Your goal: Return all the entries word for word.

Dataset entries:

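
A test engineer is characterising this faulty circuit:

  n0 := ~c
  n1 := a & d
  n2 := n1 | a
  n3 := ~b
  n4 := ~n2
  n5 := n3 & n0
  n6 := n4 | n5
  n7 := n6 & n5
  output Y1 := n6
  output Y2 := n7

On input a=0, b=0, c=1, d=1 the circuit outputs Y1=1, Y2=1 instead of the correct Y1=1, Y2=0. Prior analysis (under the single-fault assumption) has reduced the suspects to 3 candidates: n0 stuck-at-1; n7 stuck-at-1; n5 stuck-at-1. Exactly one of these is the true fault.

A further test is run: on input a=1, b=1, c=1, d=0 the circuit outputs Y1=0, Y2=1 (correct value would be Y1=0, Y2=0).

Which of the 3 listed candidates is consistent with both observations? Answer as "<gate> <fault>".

n7 stuck-at-1

Evaluate each candidate on input a=1, b=1, c=1, d=0:
  n0 stuck-at-1: n0=1 [stuck-at-1], n1=0, n2=1, n3=0, n4=0, n5=0, n6=0, n7=0 → Y1=0, Y2=0 — eliminated
  n7 stuck-at-1: n0=0, n1=0, n2=1, n3=0, n4=0, n5=0, n6=0, n7=1 [stuck-at-1] → Y1=0, Y2=1 — matches
  n5 stuck-at-1: n0=0, n1=0, n2=1, n3=0, n4=0, n5=1 [stuck-at-1], n6=1, n7=1 → Y1=1, Y2=1 — eliminated
Only n7 stuck-at-1 reproduces the observed Y1=0, Y2=1.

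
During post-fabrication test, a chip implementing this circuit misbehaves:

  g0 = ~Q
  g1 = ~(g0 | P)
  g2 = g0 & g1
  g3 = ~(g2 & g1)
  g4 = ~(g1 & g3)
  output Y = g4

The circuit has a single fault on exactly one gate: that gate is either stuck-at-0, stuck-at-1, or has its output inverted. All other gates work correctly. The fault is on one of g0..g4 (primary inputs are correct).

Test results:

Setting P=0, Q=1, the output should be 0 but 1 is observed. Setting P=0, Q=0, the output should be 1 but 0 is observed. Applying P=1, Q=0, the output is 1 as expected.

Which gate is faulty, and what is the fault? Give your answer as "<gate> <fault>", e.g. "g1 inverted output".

g0 inverted output

Fault-free values for test 1 (P=0, Q=1): g0=0, g1=1, g2=0, g3=1, g4=0, giving Y=0. Observed 1.
Test 1: faults giving observed 1 are {g0 stuck-at-1, g0 inverted output, g1 stuck-at-0, g1 inverted output, g2 stuck-at-1, g2 inverted output, g3 stuck-at-0, g3 inverted output, g4 stuck-at-1, g4 inverted output}.
Test 2 (P=0, Q=0): fault-free g0=1, g1=0, g2=0, g3=1, g4=1 → 1; observed 0. Eliminates g0 stuck-at-1, g1 stuck-at-0, g1 inverted output, g2 stuck-at-1, g2 inverted output, g3 stuck-at-0, g3 inverted output, g4 stuck-at-1.
Test 3 (P=1, Q=0): fault-free g0=1, g1=0, g2=0, g3=1, g4=1 → 1; observed 1. Eliminates g4 inverted output.
Only g0 inverted output is consistent with every test.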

Solution to the problem:
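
A test engineer is characterising this faulty circuit:

  n0 := ~c
  n1 := a & d
  n2 := n1 | a
  n3 := ~b
  n4 := ~n2
  n5 := n3 & n0
  n6 := n4 | n5
  n7 := n6 & n5
  output Y1 := n6
  output Y2 := n7

On input a=0, b=0, c=1, d=1 the circuit outputs Y1=1, Y2=1 instead of the correct Y1=1, Y2=0. Prior analysis (under the single-fault assumption) has reduced the suspects to 3 candidates: n0 stuck-at-1; n7 stuck-at-1; n5 stuck-at-1. Exactly one of these is the true fault.

A further test is run: on input a=1, b=1, c=1, d=0 the circuit outputs Y1=0, Y2=1 (correct value would be Y1=0, Y2=0).

Which of the 3 listed candidates is consistent with both observations? Answer as "<gate> <fault>".

n7 stuck-at-1

Evaluate each candidate on input a=1, b=1, c=1, d=0:
  n0 stuck-at-1: n0=1 [stuck-at-1], n1=0, n2=1, n3=0, n4=0, n5=0, n6=0, n7=0 → Y1=0, Y2=0 — eliminated
  n7 stuck-at-1: n0=0, n1=0, n2=1, n3=0, n4=0, n5=0, n6=0, n7=1 [stuck-at-1] → Y1=0, Y2=1 — matches
  n5 stuck-at-1: n0=0, n1=0, n2=1, n3=0, n4=0, n5=1 [stuck-at-1], n6=1, n7=1 → Y1=1, Y2=1 — eliminated
Only n7 stuck-at-1 reproduces the observed Y1=0, Y2=1.

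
During post-fabrication test, a chip implementing this circuit misbehaves:

  g0 = ~Q
  g1 = ~(g0 | P)
  g2 = g0 & g1
  g3 = ~(g2 & g1)
  g4 = ~(g1 & g3)
  output Y = g4

The circuit has a single fault on exactly one gate: that gate is either stuck-at-0, stuck-at-1, or has its output inverted. All other gates work correctly. The fault is on one of g0..g4 (primary inputs are correct).

Test results:

Setting P=0, Q=1, the output should be 0 but 1 is observed. Setting P=0, Q=0, the output should be 1 but 0 is observed. Applying P=1, Q=0, the output is 1 as expected.

Which gate is faulty, and what is the fault? Give your answer as "<gate> <fault>", e.g. "g1 inverted output".

g0 inverted output

Fault-free values for test 1 (P=0, Q=1): g0=0, g1=1, g2=0, g3=1, g4=0, giving Y=0. Observed 1.
Test 1: faults giving observed 1 are {g0 stuck-at-1, g0 inverted output, g1 stuck-at-0, g1 inverted output, g2 stuck-at-1, g2 inverted output, g3 stuck-at-0, g3 inverted output, g4 stuck-at-1, g4 inverted output}.
Test 2 (P=0, Q=0): fault-free g0=1, g1=0, g2=0, g3=1, g4=1 → 1; observed 0. Eliminates g0 stuck-at-1, g1 stuck-at-0, g1 inverted output, g2 stuck-at-1, g2 inverted output, g3 stuck-at-0, g3 inverted output, g4 stuck-at-1.
Test 3 (P=1, Q=0): fault-free g0=1, g1=0, g2=0, g3=1, g4=1 → 1; observed 1. Eliminates g4 inverted output.
Only g0 inverted output is consistent with every test.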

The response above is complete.